## Data provided
***
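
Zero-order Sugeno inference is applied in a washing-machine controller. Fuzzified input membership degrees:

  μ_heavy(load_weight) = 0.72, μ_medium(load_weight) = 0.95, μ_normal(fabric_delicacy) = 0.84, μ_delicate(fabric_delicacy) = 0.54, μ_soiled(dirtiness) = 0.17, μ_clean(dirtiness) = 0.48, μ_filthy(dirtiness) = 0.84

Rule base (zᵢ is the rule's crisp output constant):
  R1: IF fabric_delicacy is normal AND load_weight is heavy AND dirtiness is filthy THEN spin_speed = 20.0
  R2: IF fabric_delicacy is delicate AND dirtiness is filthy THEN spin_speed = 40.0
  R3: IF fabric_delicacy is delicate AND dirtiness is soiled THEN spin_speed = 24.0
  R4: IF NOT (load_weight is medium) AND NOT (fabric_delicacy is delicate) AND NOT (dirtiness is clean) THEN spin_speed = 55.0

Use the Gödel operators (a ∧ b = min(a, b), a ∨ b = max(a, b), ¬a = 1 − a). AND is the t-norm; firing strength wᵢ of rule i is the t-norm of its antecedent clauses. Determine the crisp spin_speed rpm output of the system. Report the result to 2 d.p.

R1 (z=20.0): normal=0.84, heavy=0.72, filthy=0.84; AND[min(a, b)] → w = 0.72
R2 (z=40.0): delicate=0.54, filthy=0.84; AND[min(a, b)] → w = 0.54
R3 (z=24.0): delicate=0.54, soiled=0.17; AND[min(a, b)] → w = 0.17
R4 (z=55.0): ¬medium=1−0.95=0.05, ¬delicate=1−0.54=0.46, ¬clean=1−0.48=0.52; AND[min(a, b)] → w = 0.05
Weighted average = (0.72·20.0 + 0.54·40.0 + 0.17·24.0 + 0.05·55.0) / (0.72 + 0.54 + 0.17 + 0.05)
  = 42.8300 / 1.4800 = 28.94

28.94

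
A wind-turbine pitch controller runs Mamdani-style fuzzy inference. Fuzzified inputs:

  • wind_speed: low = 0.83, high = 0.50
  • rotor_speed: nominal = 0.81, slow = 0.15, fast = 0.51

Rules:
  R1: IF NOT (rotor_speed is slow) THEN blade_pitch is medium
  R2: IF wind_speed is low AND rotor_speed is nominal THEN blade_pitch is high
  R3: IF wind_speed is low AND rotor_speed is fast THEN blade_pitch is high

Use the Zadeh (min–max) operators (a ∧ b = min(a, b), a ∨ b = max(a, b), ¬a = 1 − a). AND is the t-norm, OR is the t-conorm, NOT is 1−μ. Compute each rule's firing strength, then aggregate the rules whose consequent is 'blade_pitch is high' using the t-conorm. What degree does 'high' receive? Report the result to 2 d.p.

0.81

R1: ¬slow=1−0.15=0.85 → w = 0.85
R2: low=0.83, nominal=0.81; AND[min(a, b)] → w = 0.81
R3: low=0.83, fast=0.51; AND[min(a, b)] → w = 0.51
Rules with consequent 'high': {R2, R3} → strengths 0.81, 0.51
Aggregate via t-conorm [max(a, b)]: 0.81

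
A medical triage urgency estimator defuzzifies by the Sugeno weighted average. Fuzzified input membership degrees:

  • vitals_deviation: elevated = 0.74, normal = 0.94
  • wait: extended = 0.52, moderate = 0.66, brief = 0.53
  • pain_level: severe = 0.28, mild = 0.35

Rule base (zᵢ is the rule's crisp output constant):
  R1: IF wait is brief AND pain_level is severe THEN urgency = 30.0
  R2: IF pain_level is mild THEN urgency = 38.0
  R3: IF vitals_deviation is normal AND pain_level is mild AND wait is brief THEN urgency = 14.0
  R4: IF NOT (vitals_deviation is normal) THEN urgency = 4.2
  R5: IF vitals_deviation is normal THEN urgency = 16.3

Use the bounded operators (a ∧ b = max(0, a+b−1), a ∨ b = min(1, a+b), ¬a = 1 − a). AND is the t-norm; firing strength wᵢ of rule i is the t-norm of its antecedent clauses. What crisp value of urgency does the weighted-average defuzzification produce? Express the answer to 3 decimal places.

R1 (z=30.0): brief=0.53, severe=0.28; AND[max(0, a+b−1)] → w = 0.00
R2 (z=38.0): mild=0.35 → w = 0.35
R3 (z=14.0): normal=0.94, mild=0.35, brief=0.53; AND[max(0, a+b−1)] → w = 0.00
R4 (z=4.2): ¬normal=1−0.94=0.06 → w = 0.06
R5 (z=16.3): normal=0.94 → w = 0.94
Weighted average = (0.00·30.0 + 0.35·38.0 + 0.00·14.0 + 0.06·4.2 + 0.94·16.3) / (0.00 + 0.35 + 0.00 + 0.06 + 0.94)
  = 28.8740 / 1.3500 = 21.388

21.388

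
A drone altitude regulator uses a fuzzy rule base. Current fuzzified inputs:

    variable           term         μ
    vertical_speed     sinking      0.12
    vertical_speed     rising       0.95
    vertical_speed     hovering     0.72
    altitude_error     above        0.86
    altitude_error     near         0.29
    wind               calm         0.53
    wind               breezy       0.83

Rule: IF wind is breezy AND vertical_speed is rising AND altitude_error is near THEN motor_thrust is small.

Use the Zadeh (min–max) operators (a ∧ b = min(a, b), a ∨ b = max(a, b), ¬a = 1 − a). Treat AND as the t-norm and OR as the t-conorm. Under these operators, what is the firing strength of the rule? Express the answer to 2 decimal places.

0.29

firing strength: breezy=0.83, rising=0.95, near=0.29; AND[min(a, b)] → w = 0.29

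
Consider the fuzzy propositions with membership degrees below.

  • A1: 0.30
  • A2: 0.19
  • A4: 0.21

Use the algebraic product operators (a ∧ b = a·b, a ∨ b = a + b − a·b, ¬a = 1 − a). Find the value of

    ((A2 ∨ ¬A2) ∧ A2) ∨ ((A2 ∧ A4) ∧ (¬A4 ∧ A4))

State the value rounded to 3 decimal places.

0.166

¬A2 = 1 − 0.1900 = 0.8100
A2 ∨ ¬A2 = a + b − a·b on (0.1900, 0.8100) = 0.8461
(A2 ∨ ¬A2) ∧ A2 = a·b on (0.8461, 0.1900) = 0.1608
A2 ∧ A4 = a·b on (0.1900, 0.2100) = 0.0399
¬A4 = 1 − 0.2100 = 0.7900
¬A4 ∧ A4 = a·b on (0.7900, 0.2100) = 0.1659
(A2 ∧ A4) ∧ (¬A4 ∧ A4) = a·b on (0.0399, 0.1659) = 0.0066
((A2 ∨ ¬A2) ∧ A2) ∨ ((A2 ∧ A4) ∧ (¬A4 ∧ A4)) = a + b − a·b on (0.1608, 0.0066) = 0.1663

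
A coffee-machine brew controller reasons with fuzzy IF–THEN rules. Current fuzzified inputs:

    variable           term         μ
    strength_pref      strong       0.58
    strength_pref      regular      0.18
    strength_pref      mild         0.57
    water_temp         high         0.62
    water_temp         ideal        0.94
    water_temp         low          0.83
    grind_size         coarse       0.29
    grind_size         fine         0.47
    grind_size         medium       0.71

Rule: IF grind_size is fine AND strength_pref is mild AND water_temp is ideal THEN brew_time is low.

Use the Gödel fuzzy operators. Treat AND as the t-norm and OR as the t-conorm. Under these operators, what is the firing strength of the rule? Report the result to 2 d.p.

0.47

firing strength: fine=0.47, mild=0.57, ideal=0.94; AND[min(a, b)] → w = 0.47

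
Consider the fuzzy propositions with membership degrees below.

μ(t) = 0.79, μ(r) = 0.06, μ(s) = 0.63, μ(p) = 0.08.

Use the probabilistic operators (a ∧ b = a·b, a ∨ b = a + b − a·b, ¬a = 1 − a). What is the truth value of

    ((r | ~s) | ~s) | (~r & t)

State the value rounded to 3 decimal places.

~s = 1 − 0.6300 = 0.3700
r | ~s = a + b − a·b on (0.0600, 0.3700) = 0.4078
~s = 1 − 0.6300 = 0.3700
(r | ~s) | ~s = a + b − a·b on (0.4078, 0.3700) = 0.6269
~r = 1 − 0.0600 = 0.9400
~r & t = a·b on (0.9400, 0.7900) = 0.7426
((r | ~s) | ~s) | (~r & t) = a + b − a·b on (0.6269, 0.7426) = 0.9040

0.904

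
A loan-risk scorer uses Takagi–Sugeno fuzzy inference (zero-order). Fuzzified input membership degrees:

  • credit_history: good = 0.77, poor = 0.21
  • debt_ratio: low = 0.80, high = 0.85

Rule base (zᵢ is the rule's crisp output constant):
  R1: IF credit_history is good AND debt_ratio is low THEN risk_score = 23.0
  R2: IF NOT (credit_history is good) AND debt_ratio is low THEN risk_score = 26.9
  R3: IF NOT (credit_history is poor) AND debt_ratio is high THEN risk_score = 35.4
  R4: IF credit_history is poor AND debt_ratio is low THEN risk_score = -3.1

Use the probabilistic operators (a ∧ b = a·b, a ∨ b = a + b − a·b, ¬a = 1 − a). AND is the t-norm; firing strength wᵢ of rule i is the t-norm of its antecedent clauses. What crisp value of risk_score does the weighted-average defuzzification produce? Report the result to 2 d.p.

R1 (z=23.0): good=0.77, low=0.80; AND[a·b] → w = 0.6160
R2 (z=26.9): ¬good=1−0.77=0.23, low=0.80; AND[a·b] → w = 0.1840
R3 (z=35.4): ¬poor=1−0.21=0.79, high=0.85; AND[a·b] → w = 0.6715
R4 (z=-3.1): poor=0.21, low=0.80; AND[a·b] → w = 0.1680
Weighted average = (0.6160·23.0 + 0.1840·26.9 + 0.6715·35.4 + 0.1680·-3.1) / (0.6160 + 0.1840 + 0.6715 + 0.1680)
  = 42.3679 / 1.6395 = 25.84

25.84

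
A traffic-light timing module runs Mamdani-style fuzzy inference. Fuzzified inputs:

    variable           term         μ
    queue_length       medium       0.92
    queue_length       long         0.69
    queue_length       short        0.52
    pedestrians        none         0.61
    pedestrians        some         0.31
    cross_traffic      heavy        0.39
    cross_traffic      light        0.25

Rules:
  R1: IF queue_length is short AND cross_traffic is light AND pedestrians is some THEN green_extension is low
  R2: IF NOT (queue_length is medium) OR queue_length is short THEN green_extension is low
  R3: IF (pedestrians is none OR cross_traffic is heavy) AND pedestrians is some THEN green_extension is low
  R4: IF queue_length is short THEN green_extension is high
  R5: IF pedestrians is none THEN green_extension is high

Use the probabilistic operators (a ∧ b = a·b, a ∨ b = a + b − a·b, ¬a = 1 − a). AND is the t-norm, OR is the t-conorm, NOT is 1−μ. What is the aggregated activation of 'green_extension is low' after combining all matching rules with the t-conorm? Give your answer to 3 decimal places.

R1: short=0.52, light=0.25, some=0.31; AND[a·b] → w = 0.0403
R2: ¬medium=1−0.92=0.08, short=0.52; OR[a + b − a·b] → w = 0.5584
R3: (none=0.61 OR heavy=0.39) = 0.7621; AND[a·b] with some=0.31 → w = 0.2363
R4: short=0.52 → w = 0.5200
R5: none=0.61 → w = 0.6100
Rules with consequent 'low': {R1, R2, R3} → strengths 0.0403, 0.5584, 0.2363
Aggregate via t-conorm [a + b − a·b]: 0.6763

0.676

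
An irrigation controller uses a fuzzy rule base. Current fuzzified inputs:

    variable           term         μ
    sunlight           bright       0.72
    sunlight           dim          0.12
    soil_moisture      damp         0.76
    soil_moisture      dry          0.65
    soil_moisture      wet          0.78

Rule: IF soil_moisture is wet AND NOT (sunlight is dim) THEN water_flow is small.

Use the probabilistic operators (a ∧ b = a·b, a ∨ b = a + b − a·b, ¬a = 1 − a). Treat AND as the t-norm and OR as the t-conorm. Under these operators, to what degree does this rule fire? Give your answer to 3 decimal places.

firing strength: wet=0.78, ¬dim=1−0.12=0.88; AND[a·b] → w = 0.6864

0.686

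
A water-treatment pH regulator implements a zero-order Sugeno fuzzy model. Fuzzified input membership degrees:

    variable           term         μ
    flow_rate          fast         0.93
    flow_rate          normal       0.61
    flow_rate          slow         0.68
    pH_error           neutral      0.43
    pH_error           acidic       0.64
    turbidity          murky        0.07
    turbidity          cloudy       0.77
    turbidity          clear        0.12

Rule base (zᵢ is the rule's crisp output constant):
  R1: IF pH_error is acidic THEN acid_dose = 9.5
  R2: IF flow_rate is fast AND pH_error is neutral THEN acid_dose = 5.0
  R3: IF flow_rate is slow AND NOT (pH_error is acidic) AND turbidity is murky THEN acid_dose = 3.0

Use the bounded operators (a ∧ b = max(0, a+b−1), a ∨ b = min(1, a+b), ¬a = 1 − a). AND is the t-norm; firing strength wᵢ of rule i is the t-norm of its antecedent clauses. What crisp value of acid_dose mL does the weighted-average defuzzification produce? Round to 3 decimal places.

7.880

R1 (z=9.5): acidic=0.64 → w = 0.64
R2 (z=5.0): fast=0.93, neutral=0.43; AND[max(0, a+b−1)] → w = 0.36
R3 (z=3.0): slow=0.68, ¬acidic=1−0.64=0.36, murky=0.07; AND[max(0, a+b−1)] → w = 0.00
Weighted average = (0.64·9.5 + 0.36·5.0 + 0.00·3.0) / (0.64 + 0.36 + 0.00)
  = 7.8800 / 1.0000 = 7.880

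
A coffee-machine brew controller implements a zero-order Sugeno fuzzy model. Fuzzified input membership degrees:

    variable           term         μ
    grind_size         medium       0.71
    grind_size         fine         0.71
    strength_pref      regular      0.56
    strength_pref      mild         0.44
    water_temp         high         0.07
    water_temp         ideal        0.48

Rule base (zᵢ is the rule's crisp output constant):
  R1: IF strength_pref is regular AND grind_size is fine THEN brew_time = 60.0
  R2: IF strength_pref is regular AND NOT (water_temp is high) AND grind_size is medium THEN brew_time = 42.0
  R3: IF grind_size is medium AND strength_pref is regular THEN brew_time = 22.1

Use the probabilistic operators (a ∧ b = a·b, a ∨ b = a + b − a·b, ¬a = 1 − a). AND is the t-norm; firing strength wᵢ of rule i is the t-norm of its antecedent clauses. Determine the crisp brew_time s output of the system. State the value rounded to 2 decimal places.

R1 (z=60.0): regular=0.56, fine=0.71; AND[a·b] → w = 0.3976
R2 (z=42.0): regular=0.56, ¬high=1−0.07=0.93, medium=0.71; AND[a·b] → w = 0.3698
R3 (z=22.1): medium=0.71, regular=0.56; AND[a·b] → w = 0.3976
Weighted average = (0.3976·60.0 + 0.3698·42.0 + 0.3976·22.1) / (0.3976 + 0.3698 + 0.3976)
  = 48.1732 / 1.1650 = 41.35

41.35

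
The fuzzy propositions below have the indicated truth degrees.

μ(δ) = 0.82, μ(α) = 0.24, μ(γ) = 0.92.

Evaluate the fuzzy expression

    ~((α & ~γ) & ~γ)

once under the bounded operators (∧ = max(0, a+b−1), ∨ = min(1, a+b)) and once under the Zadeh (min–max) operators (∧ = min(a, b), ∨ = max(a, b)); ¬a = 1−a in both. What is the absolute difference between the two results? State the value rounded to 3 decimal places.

0.080

Under bounded:
  ~γ = 1 − 0.92 = 0.08
  α & ~γ = max(0, a+b−1) on (0.24, 0.08) = 0.00
  ~γ = 1 − 0.92 = 0.08
  (α & ~γ) & ~γ = max(0, a+b−1) on (0.00, 0.08) = 0.00
  ~((α & ~γ) & ~γ) = 1 − 0.00 = 1.00
  → value = 1.0000
Under Zadeh (min–max):
  ~γ = 1 − 0.92 = 0.08
  α & ~γ = min(a, b) on (0.24, 0.08) = 0.08
  ~γ = 1 − 0.92 = 0.08
  (α & ~γ) & ~γ = min(a, b) on (0.08, 0.08) = 0.08
  ~((α & ~γ) & ~γ) = 1 − 0.08 = 0.92
  → value = 0.9200
|1.0000 − 0.9200| = 0.080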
***
## The problem
Return, unchanged, the run of lines above that opens with the line containing "high = 0.85" and closes with the line containing "R4: IF credit_history". Include both.

## Answer for the task
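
  • debt_ratio: low = 0.80, high = 0.85

Rule base (zᵢ is the rule's crisp output constant):
  R1: IF credit_history is good AND debt_ratio is low THEN risk_score = 23.0
  R2: IF NOT (credit_history is good) AND debt_ratio is low THEN risk_score = 26.9
  R3: IF NOT (credit_history is poor) AND debt_ratio is high THEN risk_score = 35.4
  R4: IF credit_history is poor AND debt_ratio is low THEN risk_score = -3.1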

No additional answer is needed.